- YOUR INSTRUCTIONS: Each line from the one containing "Two thin lenses share an optical axis, 13.9" onward, through the end of the entries, is to be transcribed exactly; nothing else is to be included.

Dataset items

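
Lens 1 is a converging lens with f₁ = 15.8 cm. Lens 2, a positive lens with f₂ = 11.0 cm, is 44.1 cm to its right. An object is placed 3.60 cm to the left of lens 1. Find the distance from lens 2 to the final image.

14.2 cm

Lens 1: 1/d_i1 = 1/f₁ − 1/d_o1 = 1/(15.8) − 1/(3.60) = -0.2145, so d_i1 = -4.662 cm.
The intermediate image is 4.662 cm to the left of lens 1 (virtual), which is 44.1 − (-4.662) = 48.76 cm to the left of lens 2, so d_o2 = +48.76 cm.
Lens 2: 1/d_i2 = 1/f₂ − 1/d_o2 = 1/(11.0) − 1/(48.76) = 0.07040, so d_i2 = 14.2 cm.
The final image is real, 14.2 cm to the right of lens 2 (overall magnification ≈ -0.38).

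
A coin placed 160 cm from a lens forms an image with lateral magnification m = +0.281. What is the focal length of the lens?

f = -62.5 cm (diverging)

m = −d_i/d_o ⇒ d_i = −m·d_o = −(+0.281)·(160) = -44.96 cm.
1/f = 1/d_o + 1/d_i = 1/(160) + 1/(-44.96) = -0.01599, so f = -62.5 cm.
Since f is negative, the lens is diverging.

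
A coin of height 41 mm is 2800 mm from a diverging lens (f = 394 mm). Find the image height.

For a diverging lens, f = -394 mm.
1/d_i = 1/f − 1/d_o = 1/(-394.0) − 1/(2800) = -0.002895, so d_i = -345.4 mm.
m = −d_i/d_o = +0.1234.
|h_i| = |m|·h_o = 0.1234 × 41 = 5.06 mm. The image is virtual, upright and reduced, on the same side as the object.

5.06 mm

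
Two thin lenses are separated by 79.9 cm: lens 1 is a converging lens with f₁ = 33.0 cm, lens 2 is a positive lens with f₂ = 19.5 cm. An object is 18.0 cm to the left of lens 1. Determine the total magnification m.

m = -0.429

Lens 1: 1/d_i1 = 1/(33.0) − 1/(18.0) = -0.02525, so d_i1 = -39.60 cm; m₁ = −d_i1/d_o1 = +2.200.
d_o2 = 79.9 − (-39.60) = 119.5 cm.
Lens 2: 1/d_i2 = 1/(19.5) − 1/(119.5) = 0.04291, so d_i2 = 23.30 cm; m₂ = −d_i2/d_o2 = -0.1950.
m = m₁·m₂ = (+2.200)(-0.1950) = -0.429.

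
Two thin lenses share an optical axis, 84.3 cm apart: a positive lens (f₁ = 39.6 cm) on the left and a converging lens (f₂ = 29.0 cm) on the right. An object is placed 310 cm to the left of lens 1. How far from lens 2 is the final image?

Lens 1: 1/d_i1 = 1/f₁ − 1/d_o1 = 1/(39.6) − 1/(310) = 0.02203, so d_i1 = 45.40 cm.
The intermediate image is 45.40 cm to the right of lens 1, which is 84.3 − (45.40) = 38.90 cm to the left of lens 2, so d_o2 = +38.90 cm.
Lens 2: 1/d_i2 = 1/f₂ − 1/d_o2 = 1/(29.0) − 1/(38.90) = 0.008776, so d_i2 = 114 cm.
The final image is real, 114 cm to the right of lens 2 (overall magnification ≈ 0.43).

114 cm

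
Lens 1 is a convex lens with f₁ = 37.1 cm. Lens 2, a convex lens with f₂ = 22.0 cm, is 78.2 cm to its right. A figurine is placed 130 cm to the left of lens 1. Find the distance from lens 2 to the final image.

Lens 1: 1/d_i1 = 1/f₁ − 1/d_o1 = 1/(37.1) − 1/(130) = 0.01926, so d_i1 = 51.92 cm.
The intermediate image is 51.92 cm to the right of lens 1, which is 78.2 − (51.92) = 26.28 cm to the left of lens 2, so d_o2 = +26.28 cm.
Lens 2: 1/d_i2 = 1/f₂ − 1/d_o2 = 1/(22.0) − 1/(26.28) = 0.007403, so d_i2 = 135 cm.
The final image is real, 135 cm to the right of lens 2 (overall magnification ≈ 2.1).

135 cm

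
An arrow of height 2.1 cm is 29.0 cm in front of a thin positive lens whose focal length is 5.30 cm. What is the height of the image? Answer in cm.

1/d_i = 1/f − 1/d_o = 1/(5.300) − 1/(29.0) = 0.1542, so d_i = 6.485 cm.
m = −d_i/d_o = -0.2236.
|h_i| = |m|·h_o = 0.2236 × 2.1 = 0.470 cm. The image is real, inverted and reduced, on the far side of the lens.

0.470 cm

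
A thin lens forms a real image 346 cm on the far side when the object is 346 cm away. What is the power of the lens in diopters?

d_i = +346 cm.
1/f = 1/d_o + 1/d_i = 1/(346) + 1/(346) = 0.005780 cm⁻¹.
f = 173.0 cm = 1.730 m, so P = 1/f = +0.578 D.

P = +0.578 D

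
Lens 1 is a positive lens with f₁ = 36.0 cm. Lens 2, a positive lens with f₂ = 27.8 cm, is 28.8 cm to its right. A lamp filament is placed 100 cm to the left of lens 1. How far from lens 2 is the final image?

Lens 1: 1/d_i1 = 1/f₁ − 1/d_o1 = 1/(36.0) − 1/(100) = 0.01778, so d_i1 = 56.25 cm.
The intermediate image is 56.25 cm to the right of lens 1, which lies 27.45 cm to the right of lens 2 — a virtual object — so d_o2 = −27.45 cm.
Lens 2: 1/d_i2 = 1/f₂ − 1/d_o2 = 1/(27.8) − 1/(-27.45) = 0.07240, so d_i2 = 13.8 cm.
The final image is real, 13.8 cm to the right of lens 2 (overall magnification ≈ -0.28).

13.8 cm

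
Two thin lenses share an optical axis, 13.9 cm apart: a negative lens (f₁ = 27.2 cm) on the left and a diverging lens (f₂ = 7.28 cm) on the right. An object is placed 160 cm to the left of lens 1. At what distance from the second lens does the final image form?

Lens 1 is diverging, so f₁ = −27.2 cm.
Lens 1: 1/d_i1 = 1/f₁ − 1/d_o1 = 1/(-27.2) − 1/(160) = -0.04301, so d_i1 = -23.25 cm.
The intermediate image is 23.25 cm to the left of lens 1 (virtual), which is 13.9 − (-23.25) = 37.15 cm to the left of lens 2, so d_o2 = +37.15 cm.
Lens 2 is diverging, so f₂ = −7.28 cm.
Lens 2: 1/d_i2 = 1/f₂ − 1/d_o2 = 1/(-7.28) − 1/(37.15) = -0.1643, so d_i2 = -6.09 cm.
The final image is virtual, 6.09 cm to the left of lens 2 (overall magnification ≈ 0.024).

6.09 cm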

- RESULT OF THE TASK:
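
Two thin lenses share an optical axis, 13.9 cm apart: a negative lens (f₁ = 27.2 cm) on the left and a diverging lens (f₂ = 7.28 cm) on the right. An object is placed 160 cm to the left of lens 1. At what distance from the second lens does the final image form?

Lens 1 is diverging, so f₁ = −27.2 cm.
Lens 1: 1/d_i1 = 1/f₁ − 1/d_o1 = 1/(-27.2) − 1/(160) = -0.04301, so d_i1 = -23.25 cm.
The intermediate image is 23.25 cm to the left of lens 1 (virtual), which is 13.9 − (-23.25) = 37.15 cm to the left of lens 2, so d_o2 = +37.15 cm.
Lens 2 is diverging, so f₂ = −7.28 cm.
Lens 2: 1/d_i2 = 1/f₂ − 1/d_o2 = 1/(-7.28) − 1/(37.15) = -0.1643, so d_i2 = -6.09 cm.
The final image is virtual, 6.09 cm to the left of lens 2 (overall magnification ≈ 0.024).

6.09 cm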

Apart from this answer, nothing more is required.